### Exercise aim
Of the entries below, return only those lines from the line with "- OP6: 2 shifts, 3 porters" to the line with "- OP7: 2 shifts, 2", exactly, both included.
::::::
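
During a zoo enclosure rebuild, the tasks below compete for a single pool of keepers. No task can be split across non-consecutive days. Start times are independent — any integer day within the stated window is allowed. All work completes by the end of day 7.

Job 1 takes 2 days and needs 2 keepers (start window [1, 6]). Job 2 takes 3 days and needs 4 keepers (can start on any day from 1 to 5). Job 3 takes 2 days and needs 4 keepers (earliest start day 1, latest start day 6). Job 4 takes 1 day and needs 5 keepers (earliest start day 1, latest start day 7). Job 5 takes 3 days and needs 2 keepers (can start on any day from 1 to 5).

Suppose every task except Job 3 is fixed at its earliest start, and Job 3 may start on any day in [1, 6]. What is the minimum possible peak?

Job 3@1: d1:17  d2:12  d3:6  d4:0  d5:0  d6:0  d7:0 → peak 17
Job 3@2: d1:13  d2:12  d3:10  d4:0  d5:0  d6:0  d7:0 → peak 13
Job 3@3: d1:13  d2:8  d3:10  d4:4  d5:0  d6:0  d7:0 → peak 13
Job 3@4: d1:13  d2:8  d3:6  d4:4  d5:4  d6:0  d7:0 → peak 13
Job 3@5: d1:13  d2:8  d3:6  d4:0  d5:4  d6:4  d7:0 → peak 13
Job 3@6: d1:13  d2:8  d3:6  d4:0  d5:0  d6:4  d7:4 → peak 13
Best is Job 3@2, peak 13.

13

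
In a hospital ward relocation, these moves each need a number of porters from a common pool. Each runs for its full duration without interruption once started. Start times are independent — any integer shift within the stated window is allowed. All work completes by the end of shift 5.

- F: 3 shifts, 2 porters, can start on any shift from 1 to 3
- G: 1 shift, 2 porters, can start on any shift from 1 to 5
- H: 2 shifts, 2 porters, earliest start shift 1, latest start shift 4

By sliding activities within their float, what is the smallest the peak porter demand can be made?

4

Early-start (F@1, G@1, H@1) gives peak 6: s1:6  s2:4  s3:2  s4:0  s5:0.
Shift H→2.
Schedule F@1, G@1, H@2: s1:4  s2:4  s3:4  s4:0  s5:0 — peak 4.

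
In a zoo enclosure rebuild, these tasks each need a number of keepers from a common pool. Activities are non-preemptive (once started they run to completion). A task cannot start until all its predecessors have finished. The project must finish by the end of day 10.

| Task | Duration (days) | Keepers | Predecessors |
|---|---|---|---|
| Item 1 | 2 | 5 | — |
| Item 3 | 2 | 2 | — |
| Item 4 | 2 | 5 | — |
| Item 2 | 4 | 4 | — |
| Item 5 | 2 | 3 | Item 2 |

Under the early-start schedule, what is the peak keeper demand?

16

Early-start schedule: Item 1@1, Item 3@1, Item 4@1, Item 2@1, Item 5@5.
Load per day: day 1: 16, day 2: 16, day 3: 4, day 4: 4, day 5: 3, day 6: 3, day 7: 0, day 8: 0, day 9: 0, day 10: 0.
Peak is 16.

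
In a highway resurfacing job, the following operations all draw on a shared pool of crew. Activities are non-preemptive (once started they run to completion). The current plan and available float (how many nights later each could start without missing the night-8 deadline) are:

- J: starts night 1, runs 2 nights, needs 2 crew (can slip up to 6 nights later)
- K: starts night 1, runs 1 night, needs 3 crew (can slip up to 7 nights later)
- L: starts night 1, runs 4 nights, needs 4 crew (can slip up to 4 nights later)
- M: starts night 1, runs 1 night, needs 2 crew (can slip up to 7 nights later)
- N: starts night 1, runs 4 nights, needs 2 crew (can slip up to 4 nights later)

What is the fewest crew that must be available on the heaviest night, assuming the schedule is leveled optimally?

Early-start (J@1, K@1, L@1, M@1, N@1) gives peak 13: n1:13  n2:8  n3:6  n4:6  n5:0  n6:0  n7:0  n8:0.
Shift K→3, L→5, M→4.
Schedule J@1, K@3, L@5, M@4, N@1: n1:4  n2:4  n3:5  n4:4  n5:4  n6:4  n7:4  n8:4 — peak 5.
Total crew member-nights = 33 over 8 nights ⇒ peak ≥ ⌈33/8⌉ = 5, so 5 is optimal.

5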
::::::
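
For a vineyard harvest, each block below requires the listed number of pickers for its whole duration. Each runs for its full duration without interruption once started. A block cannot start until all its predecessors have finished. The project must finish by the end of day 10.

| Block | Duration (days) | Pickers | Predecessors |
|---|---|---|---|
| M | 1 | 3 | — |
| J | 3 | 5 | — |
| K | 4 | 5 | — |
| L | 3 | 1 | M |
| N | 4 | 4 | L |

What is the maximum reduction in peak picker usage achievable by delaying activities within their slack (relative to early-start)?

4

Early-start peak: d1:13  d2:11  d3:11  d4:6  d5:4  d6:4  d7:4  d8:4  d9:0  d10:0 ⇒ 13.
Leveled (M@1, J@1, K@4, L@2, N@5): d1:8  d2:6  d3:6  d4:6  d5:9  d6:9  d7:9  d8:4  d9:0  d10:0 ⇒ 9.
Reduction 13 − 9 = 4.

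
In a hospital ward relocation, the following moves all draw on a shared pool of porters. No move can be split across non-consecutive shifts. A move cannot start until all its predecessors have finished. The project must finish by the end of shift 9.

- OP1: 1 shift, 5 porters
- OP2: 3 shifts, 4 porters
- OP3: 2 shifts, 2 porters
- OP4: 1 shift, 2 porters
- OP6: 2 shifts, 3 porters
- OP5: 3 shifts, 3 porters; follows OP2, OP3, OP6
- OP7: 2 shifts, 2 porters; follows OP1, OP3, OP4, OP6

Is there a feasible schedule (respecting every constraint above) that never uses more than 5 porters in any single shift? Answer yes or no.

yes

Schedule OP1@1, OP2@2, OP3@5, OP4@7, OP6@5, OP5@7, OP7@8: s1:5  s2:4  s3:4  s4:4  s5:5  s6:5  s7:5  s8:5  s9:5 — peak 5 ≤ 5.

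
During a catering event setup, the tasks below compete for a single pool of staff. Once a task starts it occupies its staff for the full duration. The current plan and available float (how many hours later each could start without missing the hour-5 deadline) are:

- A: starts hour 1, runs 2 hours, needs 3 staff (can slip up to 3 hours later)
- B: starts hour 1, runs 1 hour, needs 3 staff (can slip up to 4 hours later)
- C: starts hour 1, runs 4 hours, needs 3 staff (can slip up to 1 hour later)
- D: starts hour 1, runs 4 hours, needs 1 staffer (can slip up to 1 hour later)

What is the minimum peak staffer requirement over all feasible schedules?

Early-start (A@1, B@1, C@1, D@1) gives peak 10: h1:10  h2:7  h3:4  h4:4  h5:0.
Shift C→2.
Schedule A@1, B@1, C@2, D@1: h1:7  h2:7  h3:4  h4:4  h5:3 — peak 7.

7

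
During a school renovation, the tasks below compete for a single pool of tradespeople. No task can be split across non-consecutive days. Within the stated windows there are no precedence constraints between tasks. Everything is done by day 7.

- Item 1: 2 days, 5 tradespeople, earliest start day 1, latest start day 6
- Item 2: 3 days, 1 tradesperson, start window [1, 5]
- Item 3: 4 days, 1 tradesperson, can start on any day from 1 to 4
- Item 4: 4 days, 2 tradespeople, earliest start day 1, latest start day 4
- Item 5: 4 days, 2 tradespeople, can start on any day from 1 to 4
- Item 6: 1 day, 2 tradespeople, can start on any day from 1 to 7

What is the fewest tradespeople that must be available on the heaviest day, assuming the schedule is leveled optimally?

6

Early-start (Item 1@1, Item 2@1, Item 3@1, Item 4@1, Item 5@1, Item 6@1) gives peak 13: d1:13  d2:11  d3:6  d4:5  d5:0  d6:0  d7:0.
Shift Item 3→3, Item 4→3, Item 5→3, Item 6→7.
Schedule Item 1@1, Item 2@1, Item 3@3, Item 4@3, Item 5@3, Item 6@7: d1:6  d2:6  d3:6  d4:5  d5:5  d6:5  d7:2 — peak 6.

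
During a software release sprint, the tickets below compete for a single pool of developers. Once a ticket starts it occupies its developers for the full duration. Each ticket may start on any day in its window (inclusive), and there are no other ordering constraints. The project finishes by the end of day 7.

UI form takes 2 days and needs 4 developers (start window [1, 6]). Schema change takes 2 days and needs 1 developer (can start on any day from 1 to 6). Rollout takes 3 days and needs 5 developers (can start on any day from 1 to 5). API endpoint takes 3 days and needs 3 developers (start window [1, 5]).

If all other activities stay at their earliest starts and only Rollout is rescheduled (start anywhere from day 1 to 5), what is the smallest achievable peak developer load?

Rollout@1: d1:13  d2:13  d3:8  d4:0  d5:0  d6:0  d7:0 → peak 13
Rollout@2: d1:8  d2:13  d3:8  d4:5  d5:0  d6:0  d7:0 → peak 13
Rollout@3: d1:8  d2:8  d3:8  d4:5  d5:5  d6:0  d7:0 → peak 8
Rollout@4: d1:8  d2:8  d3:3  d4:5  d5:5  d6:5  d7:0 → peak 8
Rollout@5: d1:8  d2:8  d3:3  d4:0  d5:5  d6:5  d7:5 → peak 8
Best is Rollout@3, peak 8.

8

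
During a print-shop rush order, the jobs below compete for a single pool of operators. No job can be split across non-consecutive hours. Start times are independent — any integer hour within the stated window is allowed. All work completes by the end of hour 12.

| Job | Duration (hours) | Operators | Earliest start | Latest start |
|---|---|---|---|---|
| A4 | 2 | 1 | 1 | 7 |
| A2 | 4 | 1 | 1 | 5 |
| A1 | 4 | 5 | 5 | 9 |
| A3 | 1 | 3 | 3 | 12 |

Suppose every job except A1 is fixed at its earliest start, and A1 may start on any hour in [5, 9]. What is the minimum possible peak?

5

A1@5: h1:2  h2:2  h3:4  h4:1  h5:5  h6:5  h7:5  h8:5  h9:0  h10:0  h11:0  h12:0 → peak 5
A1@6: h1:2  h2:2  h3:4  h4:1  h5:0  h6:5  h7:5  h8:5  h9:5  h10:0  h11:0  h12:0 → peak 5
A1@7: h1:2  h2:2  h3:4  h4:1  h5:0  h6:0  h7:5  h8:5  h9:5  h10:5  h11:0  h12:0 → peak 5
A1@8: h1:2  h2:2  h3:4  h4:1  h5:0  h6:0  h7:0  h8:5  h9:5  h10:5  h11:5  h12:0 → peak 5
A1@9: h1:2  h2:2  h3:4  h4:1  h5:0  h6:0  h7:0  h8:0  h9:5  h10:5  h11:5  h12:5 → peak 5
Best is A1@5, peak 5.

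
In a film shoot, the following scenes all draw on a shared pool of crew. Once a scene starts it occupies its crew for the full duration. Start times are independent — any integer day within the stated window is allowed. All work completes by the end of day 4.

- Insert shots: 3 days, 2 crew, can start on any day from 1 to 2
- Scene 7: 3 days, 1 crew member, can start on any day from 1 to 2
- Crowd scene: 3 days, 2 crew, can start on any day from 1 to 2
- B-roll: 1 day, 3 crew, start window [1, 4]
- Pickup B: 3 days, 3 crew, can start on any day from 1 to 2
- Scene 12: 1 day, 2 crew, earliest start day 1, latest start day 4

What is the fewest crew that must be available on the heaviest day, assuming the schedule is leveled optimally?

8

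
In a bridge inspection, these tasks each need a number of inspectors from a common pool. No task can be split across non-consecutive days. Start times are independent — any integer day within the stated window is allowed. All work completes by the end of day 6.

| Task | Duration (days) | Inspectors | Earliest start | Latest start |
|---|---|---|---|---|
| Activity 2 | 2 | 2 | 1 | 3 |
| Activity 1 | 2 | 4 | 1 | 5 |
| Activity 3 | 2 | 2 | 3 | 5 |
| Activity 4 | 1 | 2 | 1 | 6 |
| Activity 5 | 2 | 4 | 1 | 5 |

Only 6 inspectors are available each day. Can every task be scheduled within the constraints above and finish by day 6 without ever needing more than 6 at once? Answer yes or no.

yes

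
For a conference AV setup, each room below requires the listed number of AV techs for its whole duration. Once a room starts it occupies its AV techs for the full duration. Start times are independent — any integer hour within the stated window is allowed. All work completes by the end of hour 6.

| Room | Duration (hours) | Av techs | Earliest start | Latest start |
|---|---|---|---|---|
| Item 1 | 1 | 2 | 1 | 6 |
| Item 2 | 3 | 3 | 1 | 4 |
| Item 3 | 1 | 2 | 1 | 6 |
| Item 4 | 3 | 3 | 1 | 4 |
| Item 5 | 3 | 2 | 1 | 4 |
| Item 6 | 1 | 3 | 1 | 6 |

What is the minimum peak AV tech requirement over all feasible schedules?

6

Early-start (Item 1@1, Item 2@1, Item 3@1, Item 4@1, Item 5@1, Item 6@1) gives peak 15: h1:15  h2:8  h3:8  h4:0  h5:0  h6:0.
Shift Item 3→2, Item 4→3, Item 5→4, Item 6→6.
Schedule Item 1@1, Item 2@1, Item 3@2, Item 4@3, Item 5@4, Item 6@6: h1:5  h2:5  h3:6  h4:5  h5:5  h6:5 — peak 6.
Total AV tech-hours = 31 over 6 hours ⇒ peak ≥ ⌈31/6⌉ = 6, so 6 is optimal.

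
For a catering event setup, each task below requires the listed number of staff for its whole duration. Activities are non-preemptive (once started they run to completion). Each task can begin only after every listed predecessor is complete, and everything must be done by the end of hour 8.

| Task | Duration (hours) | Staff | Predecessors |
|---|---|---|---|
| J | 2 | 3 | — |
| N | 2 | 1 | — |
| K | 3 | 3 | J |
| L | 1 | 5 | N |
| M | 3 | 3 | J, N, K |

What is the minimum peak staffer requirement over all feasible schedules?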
::::::
### Solution below
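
- OP6: 2 shifts, 3 porters
- OP5: 3 shifts, 3 porters; follows OP2, OP3, OP6
- OP7: 2 shifts, 2 porters; follows OP1, OP3, OP4, OP6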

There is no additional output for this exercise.